Stored data:
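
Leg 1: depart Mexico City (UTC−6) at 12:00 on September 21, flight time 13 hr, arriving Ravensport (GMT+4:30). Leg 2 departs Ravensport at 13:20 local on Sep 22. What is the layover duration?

1 hour 50 minutes

Convert departure to UTC: 12:00 + 6:00 = 18:00 UTC on Sep 21.
Add 13 hours flight time → 07:00 UTC (Sep 22).
Ravensport is UTC+4:30, so local arrival = 07:00 + 4:30 = 11:30 on Sep 22.
Layover = 13:20 − 11:30 = 1 hour 50 minutes.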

Required work:
The answer should be an exact copy of the data.

Final answer:
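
Leg 1: depart Mexico City (UTC−6) at 12:00 on September 21, flight time 13 hr, arriving Ravensport (GMT+4:30). Leg 2 departs Ravensport at 13:20 local on Sep 22. What is the layover duration?

1 hour 50 minutes

Convert departure to UTC: 12:00 + 6:00 = 18:00 UTC on Sep 21.
Add 13 hours flight time → 07:00 UTC (Sep 22).
Ravensport is UTC+4:30, so local arrival = 07:00 + 4:30 = 11:30 on Sep 22.
Layover = 13:20 − 11:30 = 1 hour 50 minutes.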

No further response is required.